WHAT TO WORK ON =>
Using the data below, count the lines that carry the string "Derivative" and write only the count.

╭─ SUPPLIED MATERIAL

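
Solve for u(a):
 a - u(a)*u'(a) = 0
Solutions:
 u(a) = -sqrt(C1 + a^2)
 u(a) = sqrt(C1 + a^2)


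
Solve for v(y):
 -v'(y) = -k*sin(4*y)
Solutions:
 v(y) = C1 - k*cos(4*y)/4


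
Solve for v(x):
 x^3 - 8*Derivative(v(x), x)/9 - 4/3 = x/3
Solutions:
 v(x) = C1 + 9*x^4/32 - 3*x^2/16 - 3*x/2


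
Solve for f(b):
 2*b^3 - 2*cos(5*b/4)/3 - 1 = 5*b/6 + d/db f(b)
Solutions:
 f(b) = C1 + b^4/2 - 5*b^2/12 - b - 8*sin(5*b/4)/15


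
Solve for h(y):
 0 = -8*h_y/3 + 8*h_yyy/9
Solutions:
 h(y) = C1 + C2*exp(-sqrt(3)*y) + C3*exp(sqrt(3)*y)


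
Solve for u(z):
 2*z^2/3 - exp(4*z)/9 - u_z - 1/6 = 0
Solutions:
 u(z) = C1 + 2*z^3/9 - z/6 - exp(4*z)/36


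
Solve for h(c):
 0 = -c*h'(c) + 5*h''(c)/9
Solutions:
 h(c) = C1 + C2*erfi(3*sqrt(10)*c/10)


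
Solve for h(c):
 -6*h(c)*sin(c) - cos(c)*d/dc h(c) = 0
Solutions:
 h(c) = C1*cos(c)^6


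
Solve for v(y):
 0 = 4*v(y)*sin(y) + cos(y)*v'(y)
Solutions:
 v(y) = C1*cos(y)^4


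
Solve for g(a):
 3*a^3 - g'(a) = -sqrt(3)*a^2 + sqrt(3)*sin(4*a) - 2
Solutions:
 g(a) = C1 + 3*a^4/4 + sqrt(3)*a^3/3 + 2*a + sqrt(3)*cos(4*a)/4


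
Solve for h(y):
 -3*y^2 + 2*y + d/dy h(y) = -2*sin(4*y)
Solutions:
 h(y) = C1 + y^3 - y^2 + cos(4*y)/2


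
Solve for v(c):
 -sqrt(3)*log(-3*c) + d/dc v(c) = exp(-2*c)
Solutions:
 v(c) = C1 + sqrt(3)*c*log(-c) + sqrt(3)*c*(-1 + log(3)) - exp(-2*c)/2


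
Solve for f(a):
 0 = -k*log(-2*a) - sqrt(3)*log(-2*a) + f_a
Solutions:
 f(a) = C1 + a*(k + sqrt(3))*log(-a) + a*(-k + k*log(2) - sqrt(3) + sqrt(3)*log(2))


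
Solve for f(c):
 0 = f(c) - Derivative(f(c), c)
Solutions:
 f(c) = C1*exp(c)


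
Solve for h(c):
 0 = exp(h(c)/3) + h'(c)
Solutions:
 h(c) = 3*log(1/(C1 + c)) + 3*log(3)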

╰─
╭─ SUPPLIED MATERIAL

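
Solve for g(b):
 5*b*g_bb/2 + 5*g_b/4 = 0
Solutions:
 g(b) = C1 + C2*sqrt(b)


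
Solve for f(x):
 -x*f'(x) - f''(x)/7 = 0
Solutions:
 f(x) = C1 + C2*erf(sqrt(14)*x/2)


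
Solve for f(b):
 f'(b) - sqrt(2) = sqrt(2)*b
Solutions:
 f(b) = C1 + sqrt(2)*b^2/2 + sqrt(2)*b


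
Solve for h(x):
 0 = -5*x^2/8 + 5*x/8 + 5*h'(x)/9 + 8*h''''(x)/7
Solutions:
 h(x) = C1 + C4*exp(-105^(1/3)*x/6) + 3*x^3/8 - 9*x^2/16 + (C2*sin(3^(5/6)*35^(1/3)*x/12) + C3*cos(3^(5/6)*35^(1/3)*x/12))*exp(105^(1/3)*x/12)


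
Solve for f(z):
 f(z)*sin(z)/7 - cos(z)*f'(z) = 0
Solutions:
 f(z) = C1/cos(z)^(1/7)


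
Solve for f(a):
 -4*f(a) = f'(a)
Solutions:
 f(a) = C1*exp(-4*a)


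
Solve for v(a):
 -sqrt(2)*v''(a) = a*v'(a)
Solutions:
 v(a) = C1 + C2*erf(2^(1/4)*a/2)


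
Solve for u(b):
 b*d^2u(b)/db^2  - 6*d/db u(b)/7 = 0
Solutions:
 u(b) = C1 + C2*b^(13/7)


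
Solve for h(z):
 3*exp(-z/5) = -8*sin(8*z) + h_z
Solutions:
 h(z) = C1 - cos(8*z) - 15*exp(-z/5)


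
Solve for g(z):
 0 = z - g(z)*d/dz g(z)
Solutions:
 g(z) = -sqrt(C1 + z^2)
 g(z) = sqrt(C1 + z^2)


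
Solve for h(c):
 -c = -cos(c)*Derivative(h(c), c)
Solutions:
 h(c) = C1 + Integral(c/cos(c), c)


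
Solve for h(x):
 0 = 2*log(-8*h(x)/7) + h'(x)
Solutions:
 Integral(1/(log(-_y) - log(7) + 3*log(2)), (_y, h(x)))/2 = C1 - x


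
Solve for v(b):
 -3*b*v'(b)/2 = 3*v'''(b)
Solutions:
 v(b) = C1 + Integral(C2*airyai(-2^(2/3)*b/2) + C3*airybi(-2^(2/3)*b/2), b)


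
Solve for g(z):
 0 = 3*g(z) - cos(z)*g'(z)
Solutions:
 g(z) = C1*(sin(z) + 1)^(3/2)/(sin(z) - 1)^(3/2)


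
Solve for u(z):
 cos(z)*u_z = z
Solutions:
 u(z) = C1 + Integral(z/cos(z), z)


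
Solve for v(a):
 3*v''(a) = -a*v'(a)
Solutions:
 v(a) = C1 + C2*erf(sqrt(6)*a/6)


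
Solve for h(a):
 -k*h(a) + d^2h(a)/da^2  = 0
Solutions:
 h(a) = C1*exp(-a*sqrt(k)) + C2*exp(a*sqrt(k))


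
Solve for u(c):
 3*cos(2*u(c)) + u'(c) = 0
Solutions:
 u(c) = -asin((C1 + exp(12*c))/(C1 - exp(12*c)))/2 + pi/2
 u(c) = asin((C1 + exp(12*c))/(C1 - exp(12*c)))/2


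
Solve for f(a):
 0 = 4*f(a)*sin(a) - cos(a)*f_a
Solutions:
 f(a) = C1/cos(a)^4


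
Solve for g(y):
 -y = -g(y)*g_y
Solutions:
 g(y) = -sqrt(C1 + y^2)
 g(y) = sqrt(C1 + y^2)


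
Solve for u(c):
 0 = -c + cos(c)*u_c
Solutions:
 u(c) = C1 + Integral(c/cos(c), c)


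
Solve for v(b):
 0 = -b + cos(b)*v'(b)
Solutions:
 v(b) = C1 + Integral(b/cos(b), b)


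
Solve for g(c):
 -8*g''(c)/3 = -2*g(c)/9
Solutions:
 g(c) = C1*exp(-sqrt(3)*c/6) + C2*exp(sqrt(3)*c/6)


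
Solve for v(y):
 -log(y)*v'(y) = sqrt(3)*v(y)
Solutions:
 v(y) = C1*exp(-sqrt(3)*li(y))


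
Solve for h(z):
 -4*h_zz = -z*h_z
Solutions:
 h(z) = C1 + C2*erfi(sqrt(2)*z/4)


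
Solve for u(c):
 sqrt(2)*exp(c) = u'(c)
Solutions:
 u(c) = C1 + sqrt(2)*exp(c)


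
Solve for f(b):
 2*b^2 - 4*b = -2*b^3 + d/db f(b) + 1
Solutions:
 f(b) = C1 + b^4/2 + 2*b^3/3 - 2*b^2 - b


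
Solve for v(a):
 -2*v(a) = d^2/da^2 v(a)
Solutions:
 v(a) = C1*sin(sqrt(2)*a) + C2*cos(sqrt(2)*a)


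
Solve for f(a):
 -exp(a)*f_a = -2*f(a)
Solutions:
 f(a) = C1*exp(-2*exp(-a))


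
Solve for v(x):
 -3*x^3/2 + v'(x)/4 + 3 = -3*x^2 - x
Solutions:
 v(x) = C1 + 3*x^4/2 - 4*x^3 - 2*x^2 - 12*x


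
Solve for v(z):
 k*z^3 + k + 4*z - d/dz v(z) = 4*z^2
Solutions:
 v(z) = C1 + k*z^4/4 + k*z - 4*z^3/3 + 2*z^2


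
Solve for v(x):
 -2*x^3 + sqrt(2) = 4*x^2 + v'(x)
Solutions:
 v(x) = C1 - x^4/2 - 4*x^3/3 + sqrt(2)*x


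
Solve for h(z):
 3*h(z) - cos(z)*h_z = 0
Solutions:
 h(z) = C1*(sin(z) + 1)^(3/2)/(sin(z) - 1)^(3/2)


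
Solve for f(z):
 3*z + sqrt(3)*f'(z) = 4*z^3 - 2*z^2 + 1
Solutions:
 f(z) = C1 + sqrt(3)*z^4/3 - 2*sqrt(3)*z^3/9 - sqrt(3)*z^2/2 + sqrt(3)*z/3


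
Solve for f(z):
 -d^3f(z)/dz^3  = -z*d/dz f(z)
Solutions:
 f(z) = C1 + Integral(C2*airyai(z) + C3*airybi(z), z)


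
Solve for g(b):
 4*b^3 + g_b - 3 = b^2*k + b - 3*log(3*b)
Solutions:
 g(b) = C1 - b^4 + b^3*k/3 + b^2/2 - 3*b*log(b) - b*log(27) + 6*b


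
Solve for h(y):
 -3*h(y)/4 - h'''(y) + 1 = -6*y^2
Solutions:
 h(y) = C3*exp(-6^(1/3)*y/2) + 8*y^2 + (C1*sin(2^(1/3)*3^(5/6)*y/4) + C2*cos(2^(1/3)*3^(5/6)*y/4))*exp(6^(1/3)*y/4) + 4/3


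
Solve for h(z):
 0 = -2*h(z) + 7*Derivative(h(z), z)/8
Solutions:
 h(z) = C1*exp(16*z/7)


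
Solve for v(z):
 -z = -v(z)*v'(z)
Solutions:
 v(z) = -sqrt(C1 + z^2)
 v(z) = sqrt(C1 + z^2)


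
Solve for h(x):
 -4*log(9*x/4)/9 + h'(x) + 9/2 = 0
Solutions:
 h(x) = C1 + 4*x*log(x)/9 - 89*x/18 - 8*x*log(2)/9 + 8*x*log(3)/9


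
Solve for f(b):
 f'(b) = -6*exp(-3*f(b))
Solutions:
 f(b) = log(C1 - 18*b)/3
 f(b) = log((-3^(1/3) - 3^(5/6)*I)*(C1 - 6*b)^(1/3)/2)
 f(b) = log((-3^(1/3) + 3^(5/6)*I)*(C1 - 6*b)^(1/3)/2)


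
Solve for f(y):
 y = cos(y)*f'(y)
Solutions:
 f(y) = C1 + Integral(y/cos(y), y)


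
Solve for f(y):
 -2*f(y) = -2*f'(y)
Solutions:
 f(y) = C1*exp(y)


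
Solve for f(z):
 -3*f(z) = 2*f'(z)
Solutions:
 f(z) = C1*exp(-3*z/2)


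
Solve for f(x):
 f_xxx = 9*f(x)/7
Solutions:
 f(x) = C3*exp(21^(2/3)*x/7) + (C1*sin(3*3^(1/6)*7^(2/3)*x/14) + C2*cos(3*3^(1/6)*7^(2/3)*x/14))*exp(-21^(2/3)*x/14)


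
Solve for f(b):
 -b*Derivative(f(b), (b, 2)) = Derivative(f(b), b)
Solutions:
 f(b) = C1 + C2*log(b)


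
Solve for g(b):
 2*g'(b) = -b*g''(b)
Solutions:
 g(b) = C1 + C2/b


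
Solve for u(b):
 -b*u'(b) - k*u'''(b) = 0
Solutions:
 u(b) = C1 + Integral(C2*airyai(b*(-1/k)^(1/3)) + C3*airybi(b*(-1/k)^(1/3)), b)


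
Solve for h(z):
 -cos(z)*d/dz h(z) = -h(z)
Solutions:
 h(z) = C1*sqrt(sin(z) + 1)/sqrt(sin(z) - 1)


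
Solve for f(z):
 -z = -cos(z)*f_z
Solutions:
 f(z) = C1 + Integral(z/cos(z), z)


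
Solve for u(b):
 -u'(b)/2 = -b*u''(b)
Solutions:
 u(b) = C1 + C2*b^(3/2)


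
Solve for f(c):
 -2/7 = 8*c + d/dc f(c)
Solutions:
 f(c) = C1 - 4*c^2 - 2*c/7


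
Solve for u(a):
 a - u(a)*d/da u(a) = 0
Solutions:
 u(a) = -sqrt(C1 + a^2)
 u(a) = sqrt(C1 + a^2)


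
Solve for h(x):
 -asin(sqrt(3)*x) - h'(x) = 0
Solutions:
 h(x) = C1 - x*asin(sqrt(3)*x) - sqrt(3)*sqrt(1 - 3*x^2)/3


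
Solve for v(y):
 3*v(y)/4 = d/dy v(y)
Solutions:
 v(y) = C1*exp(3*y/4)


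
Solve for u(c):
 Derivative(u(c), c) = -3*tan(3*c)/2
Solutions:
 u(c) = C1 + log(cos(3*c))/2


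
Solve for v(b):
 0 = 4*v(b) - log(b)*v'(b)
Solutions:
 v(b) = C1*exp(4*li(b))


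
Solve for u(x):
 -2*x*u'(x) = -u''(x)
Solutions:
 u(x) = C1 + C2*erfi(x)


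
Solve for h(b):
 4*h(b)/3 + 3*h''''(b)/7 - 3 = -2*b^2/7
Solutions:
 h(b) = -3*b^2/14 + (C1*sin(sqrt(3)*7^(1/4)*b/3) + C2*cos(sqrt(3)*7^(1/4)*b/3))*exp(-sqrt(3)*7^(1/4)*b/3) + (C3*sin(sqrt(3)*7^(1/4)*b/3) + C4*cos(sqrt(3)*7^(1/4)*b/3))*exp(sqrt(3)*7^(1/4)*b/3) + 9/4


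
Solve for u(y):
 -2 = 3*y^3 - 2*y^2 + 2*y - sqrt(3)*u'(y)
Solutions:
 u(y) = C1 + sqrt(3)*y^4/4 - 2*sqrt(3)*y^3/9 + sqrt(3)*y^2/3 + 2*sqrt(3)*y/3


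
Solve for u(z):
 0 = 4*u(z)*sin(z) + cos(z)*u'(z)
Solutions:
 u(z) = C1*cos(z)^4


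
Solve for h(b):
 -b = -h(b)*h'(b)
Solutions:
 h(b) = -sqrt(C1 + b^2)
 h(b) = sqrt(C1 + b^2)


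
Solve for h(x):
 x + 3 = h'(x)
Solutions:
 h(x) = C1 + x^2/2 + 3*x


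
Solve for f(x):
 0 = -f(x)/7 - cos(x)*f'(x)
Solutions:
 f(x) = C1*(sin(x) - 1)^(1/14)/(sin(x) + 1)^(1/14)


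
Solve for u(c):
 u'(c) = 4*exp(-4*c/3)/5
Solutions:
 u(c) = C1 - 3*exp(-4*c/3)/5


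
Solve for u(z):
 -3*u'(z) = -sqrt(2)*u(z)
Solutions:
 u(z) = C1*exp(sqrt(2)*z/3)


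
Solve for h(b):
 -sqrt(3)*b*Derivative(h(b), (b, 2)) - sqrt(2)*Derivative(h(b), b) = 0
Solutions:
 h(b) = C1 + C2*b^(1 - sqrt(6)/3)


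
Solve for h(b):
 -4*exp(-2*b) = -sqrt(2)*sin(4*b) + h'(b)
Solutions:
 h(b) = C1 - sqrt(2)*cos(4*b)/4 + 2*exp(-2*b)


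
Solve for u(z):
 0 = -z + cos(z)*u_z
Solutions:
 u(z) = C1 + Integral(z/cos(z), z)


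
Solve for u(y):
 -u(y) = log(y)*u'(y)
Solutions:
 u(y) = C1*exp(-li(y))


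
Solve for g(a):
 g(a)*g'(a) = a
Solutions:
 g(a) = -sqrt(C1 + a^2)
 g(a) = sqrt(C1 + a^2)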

╰─
╭─ SUPPLIED MATERIAL

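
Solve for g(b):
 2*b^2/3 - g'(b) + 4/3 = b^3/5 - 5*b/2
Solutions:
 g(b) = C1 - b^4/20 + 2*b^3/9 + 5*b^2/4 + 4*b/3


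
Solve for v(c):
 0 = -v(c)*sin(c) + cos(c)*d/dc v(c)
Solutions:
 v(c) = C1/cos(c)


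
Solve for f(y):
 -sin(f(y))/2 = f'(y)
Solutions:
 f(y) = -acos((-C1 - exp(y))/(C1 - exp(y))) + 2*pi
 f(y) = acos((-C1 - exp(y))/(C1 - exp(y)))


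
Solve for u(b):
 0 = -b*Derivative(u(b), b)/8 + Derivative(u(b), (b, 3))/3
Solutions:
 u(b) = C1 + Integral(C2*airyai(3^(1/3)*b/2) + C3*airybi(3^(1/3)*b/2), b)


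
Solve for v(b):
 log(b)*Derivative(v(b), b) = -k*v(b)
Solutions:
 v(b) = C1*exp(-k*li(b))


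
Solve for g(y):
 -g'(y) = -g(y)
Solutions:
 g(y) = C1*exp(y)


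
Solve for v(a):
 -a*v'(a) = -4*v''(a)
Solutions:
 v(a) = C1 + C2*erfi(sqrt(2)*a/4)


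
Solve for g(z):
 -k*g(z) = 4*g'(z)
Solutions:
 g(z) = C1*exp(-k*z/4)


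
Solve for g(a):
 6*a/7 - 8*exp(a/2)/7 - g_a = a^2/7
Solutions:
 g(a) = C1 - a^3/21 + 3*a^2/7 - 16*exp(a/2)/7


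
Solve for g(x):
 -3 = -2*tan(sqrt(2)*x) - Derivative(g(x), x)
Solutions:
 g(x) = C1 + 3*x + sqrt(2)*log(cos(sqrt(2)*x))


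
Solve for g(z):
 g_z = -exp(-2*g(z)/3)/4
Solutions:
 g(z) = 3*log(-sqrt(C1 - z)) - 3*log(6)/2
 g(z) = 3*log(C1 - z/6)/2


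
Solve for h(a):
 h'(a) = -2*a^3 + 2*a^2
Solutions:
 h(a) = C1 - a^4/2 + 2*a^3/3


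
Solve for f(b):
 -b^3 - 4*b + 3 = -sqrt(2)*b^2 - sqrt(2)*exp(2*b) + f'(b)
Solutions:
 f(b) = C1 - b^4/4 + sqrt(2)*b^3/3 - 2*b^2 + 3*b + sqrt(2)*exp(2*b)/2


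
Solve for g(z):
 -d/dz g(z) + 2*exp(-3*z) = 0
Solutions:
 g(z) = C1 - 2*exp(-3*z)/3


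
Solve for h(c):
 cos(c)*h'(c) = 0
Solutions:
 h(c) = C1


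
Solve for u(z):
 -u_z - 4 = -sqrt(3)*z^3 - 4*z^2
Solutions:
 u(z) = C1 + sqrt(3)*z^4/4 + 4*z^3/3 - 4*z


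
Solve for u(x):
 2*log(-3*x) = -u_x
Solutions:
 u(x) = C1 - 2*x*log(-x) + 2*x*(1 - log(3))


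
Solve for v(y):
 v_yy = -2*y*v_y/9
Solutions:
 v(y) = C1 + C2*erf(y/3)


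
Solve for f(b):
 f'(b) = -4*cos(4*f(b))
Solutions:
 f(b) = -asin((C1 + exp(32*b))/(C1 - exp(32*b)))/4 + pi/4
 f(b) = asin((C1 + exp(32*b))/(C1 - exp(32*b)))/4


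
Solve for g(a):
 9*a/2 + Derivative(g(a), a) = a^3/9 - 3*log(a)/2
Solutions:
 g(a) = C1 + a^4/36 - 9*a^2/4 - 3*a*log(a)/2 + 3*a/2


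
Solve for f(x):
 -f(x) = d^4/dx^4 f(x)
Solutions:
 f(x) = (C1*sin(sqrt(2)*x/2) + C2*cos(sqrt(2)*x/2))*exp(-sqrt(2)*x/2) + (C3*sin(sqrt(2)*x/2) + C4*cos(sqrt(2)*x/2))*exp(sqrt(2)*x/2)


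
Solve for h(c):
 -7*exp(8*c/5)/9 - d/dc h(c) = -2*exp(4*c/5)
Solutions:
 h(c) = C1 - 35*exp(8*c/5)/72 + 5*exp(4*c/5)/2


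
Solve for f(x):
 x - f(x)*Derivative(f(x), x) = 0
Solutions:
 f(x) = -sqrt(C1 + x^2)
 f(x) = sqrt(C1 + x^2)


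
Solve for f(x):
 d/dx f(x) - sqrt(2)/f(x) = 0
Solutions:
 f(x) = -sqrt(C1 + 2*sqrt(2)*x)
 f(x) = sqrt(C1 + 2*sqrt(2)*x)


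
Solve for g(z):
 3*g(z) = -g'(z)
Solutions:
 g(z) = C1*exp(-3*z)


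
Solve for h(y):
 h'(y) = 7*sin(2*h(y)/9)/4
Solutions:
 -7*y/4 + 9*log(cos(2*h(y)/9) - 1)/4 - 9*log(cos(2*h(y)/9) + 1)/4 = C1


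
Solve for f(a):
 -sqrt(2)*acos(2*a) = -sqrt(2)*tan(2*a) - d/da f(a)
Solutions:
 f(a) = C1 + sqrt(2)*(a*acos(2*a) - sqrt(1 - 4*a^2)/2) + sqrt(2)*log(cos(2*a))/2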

╰─

ANSWER TO THE EXERCISE =>
12